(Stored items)
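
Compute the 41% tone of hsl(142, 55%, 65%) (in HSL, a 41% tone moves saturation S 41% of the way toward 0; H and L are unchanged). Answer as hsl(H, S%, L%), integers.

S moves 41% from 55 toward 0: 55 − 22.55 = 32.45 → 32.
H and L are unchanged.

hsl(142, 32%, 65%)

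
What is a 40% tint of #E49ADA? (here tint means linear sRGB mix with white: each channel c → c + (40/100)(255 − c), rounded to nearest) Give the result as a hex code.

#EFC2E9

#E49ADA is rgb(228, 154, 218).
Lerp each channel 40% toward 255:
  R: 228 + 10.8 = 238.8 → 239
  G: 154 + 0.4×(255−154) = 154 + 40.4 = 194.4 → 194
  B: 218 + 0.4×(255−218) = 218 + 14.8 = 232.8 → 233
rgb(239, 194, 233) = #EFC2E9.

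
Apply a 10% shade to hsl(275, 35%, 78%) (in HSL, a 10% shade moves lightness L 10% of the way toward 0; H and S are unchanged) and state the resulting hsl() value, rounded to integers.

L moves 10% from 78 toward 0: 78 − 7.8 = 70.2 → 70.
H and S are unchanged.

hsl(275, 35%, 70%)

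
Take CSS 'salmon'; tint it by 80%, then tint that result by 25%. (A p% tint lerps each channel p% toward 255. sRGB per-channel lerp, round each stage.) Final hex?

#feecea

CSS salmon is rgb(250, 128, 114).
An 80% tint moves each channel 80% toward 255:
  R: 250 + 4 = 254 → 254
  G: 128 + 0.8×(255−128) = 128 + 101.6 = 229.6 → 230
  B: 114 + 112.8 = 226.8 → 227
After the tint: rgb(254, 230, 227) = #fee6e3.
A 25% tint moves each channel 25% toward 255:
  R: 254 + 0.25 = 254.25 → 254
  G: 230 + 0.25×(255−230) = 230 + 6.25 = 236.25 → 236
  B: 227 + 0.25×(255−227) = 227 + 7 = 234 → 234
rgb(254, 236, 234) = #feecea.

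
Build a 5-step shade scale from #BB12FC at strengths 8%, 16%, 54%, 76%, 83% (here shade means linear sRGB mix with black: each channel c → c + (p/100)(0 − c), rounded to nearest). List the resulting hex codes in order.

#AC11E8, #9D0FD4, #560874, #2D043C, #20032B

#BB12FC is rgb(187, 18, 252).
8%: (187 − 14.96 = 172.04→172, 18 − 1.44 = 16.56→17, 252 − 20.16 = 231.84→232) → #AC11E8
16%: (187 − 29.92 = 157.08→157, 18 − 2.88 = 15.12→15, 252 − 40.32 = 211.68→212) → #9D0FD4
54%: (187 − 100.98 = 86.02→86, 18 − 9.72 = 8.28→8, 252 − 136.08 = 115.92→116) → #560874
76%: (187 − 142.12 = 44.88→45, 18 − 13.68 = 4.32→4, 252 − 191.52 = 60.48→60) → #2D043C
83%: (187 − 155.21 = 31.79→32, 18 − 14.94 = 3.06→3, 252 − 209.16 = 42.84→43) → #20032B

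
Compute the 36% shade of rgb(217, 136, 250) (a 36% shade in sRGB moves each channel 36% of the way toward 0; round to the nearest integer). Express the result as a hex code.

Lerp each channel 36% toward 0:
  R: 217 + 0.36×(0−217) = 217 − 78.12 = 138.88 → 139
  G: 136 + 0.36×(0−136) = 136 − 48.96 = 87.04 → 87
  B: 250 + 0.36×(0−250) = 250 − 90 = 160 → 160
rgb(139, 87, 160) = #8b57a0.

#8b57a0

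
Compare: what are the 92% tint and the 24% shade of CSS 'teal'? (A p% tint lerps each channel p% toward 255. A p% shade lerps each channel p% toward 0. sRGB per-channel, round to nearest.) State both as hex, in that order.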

* * *

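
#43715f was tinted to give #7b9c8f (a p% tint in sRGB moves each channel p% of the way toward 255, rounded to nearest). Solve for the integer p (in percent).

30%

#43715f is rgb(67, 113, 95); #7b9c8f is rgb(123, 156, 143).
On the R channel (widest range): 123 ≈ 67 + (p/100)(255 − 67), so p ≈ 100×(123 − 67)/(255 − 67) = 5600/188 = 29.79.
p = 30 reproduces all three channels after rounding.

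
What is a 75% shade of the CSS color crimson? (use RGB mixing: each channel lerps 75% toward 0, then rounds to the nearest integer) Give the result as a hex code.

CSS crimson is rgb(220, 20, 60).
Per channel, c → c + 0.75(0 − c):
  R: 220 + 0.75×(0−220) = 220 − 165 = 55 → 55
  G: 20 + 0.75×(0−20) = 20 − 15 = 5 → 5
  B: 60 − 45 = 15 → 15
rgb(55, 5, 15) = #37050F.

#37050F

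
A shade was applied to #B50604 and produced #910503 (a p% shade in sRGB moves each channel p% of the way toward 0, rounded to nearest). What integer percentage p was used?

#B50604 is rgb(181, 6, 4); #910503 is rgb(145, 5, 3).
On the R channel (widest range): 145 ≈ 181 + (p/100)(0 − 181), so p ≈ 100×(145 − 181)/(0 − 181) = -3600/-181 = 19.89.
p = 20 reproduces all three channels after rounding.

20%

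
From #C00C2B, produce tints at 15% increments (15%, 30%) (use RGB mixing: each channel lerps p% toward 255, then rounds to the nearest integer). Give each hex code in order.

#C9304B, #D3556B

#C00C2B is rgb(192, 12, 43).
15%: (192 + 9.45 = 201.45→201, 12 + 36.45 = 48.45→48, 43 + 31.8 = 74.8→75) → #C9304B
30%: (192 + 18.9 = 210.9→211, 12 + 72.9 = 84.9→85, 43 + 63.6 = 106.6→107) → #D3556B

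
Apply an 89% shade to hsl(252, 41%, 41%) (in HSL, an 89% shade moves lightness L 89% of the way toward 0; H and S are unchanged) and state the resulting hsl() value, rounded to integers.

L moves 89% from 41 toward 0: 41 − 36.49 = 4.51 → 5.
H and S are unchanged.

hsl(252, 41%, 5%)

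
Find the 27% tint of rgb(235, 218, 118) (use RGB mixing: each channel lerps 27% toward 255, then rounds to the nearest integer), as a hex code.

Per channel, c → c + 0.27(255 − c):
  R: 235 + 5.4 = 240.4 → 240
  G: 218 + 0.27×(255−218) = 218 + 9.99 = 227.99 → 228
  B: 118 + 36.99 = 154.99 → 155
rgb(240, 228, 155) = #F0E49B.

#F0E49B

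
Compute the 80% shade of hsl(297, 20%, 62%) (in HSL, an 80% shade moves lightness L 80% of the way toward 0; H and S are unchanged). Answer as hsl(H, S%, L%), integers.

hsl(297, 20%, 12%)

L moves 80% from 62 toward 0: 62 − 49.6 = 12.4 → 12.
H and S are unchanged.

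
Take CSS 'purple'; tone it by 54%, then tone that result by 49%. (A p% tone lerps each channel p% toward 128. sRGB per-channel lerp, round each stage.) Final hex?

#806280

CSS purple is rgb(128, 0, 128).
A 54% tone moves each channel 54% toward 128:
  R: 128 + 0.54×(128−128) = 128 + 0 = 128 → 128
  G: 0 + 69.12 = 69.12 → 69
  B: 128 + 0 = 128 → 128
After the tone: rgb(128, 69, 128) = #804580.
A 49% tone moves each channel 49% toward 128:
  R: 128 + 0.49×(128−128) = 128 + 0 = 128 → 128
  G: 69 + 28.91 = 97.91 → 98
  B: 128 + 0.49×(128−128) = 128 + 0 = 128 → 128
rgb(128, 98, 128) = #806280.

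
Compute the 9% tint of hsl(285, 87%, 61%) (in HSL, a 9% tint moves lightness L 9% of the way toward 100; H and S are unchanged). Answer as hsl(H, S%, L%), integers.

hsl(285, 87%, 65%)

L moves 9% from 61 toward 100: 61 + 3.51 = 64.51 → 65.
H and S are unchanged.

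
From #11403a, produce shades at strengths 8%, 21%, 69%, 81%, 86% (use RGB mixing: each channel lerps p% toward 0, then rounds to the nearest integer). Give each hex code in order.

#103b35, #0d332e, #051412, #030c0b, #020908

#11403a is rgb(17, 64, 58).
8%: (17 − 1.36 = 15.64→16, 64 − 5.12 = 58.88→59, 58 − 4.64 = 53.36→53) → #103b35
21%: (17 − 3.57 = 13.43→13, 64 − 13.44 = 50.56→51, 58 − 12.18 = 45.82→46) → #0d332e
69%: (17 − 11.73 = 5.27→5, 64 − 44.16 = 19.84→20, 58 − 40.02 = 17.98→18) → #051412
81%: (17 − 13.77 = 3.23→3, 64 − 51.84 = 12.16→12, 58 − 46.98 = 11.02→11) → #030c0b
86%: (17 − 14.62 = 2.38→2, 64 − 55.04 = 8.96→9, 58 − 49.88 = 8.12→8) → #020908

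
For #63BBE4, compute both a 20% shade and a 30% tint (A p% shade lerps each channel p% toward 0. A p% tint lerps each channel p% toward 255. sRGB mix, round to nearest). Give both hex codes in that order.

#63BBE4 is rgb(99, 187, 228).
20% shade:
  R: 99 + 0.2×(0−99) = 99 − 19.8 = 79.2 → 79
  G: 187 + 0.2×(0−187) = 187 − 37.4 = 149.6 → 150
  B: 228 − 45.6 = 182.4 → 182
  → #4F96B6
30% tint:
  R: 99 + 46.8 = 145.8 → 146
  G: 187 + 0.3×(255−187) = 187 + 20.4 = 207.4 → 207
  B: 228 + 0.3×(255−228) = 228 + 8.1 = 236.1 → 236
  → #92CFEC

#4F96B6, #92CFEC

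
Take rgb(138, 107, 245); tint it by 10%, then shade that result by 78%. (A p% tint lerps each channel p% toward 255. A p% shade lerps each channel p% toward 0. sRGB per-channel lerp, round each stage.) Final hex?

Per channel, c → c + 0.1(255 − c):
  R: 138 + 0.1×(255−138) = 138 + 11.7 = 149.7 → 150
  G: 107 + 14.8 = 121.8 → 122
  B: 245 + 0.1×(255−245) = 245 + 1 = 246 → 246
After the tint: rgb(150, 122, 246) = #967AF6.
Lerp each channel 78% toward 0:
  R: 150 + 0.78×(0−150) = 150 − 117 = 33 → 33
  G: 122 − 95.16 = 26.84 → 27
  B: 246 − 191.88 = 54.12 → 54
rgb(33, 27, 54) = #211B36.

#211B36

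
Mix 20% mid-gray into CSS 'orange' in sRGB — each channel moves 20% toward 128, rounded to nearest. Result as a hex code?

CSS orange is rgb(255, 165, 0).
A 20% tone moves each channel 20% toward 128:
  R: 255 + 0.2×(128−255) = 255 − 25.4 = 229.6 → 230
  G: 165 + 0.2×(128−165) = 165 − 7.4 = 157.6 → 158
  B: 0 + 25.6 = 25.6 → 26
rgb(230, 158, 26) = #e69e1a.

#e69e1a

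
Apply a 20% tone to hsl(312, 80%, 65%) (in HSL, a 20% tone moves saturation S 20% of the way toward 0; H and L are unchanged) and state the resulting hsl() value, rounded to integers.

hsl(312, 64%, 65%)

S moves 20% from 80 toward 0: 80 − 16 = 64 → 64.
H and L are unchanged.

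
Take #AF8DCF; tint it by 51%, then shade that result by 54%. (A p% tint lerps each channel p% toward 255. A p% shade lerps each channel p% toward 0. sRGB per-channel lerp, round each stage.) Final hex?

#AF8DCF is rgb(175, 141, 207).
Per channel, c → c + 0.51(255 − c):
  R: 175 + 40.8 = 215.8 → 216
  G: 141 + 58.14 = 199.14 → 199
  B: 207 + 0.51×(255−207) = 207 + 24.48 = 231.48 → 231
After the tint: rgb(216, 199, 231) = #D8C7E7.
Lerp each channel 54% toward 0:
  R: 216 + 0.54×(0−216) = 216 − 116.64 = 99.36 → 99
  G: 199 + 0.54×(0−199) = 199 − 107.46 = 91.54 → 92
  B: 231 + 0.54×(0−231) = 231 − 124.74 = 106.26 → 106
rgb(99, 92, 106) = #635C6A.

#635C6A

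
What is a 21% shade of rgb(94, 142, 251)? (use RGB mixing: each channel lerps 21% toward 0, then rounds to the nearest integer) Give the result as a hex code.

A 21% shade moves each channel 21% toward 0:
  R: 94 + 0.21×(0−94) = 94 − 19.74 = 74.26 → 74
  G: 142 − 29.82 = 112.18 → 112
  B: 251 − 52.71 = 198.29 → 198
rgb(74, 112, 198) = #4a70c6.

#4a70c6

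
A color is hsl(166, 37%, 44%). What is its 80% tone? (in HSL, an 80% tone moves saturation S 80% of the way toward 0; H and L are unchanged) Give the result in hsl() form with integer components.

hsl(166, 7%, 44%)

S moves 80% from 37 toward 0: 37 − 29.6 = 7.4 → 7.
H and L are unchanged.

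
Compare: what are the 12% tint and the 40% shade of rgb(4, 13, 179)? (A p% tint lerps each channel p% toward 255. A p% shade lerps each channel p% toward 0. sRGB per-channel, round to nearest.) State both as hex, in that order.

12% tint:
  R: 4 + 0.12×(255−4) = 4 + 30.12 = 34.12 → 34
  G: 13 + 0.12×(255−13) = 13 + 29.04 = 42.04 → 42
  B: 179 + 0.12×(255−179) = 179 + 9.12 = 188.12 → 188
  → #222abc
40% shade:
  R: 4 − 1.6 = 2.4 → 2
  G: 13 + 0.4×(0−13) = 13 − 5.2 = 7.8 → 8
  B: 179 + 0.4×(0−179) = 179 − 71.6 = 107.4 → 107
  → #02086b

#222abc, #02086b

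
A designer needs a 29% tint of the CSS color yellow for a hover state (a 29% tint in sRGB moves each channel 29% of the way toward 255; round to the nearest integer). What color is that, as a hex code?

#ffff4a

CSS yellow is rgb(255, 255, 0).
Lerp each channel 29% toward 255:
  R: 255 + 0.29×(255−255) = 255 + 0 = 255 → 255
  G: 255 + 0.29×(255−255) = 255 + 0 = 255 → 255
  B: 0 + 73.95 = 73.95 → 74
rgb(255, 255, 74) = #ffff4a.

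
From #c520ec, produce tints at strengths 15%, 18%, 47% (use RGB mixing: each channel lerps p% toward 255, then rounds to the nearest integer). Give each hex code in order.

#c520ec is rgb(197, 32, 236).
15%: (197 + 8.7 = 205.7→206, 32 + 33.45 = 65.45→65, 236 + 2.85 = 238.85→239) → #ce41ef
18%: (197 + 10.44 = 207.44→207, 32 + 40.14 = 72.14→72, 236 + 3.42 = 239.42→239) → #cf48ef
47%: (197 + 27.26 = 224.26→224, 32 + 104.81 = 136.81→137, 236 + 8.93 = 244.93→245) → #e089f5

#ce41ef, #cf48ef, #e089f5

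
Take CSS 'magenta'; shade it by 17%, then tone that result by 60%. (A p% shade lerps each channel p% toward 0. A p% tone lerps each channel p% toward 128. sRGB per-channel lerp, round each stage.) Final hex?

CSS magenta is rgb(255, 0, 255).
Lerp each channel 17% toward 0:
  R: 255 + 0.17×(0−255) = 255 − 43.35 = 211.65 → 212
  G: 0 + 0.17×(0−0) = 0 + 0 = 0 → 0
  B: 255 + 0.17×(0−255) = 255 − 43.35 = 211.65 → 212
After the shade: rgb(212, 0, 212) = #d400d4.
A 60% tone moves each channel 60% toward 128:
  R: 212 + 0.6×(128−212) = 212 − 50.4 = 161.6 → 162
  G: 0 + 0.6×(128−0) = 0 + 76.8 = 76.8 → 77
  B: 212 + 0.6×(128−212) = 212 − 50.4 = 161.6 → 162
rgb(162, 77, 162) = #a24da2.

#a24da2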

▶ _EXERCISE BRIEF_
In the entries above, please find the line with "Compute the 36%" and the line with "Compare: what are the 92%", then write out exactly those two lines and every line between them, and nothing more.

▶ _ANSWER TO THIS PROBLEM_
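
Compute the 36% shade of rgb(217, 136, 250) (a 36% shade in sRGB moves each channel 36% of the way toward 0; round to the nearest integer). Express the result as a hex code.

Lerp each channel 36% toward 0:
  R: 217 + 0.36×(0−217) = 217 − 78.12 = 138.88 → 139
  G: 136 + 0.36×(0−136) = 136 − 48.96 = 87.04 → 87
  B: 250 + 0.36×(0−250) = 250 − 90 = 160 → 160
rgb(139, 87, 160) = #8b57a0.

#8b57a0

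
Compare: what are the 92% tint and the 24% shade of CSS 'teal'? (A p% tint lerps each channel p% toward 255. A p% shade lerps each channel p% toward 0. sRGB per-channel, round to nearest.) State both as hex, in that order.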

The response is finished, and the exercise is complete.